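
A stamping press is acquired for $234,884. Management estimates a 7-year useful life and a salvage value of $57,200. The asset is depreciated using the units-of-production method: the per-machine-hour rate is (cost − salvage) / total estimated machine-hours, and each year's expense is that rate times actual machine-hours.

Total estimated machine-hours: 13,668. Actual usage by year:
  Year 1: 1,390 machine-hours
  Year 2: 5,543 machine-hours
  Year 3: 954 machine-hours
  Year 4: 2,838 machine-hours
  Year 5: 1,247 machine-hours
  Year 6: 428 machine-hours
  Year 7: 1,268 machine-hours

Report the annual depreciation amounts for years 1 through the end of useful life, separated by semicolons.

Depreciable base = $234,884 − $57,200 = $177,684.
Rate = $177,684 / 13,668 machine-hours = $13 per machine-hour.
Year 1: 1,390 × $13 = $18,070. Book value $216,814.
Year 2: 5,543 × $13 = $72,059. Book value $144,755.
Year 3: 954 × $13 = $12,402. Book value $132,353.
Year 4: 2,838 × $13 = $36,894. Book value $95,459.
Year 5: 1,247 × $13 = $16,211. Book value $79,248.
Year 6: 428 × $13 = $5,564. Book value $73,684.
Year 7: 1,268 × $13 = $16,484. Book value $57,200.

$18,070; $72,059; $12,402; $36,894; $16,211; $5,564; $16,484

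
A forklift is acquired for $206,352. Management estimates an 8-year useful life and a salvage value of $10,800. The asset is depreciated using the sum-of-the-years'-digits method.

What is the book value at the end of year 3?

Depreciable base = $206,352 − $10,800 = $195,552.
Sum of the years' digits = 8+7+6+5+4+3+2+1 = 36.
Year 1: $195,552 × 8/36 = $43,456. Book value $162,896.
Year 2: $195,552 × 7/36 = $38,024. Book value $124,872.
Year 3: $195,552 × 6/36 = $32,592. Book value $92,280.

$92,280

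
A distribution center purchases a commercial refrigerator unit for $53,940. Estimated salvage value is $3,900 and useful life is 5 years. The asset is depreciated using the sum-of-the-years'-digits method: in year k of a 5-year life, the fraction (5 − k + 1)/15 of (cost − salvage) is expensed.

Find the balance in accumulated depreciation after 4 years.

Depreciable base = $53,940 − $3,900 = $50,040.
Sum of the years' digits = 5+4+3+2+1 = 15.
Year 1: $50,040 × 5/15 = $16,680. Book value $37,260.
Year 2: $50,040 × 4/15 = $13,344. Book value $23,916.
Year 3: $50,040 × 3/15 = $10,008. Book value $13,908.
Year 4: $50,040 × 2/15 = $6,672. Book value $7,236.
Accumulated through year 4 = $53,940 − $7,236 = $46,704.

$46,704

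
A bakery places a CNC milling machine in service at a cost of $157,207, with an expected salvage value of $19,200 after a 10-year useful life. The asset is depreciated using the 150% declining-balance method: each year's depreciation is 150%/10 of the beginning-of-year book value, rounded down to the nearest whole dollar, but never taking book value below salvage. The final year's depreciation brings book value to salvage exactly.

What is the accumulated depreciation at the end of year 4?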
********
In the data above, start at the line that has "Year 6: 428 machine-hours", stop after the line that has "Year 7: 1,268 machine-hours", and print every line in between exactly as it stands.

**SOLUTION FOR THIS PROBLEM:**
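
  Year 6: 428 machine-hours
  Year 7: 1,268 machine-hours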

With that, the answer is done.